== DATA IN THIS EXERCISE

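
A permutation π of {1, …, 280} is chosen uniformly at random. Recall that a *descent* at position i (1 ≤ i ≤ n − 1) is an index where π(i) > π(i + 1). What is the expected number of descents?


Write X = Σ X_I over i = 1, …, 279, with X_I the indicator of one descent.
There are 279 indicators.
For each fixed i, the pair (π(i), π(i+1)) is a uniformly random ordered pair of distinct values from {1, …, 280}; by symmetry P[π(i) > π(i+1)] = 1/2.
By linearity: E[X] = 279 · (1/2) = (280 − 1) · (1/2) = 279/2 ≈ 139.500000.

E[X] = 279/2 = 139.500000.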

====

WORK TASK: Would you please restate all of the entries exactly?

ANSWER SECTION:
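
A permutation π of {1, …, 280} is chosen uniformly at random. Recall that a *descent* at position i (1 ≤ i ≤ n − 1) is an index where π(i) > π(i + 1). What is the expected number of descents?


Write X = Σ X_I over i = 1, …, 279, with X_I the indicator of one descent.
There are 279 indicators.
For each fixed i, the pair (π(i), π(i+1)) is a uniformly random ordered pair of distinct values from {1, …, 280}; by symmetry P[π(i) > π(i+1)] = 1/2.
By linearity: E[X] = 279 · (1/2) = (280 − 1) · (1/2) = 279/2 ≈ 139.500000.

E[X] = 279/2 = 139.500000.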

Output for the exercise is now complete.